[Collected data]
....
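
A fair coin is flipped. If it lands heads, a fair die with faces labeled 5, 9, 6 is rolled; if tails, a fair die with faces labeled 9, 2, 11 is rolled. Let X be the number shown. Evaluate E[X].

7

E[X | heads] = (5+9+6)/3 = 20/3.
E[X | tails] = (9+2+11)/3 = 22/3.
By the law of total expectation,
E[X] = (1/2)·(20/3) + (1/2)·(22/3) = 7.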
....
WORK TASK: All the records shown above need to be given again exactly.

SOLUTION:
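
A fair coin is flipped. If it lands heads, a fair die with faces labeled 5, 9, 6 is rolled; if tails, a fair die with faces labeled 9, 2, 11 is rolled. Let X be the number shown. Evaluate E[X].

7

E[X | heads] = (5+9+6)/3 = 20/3.
E[X | tails] = (9+2+11)/3 = 22/3.
By the law of total expectation,
E[X] = (1/2)·(20/3) + (1/2)·(22/3) = 7.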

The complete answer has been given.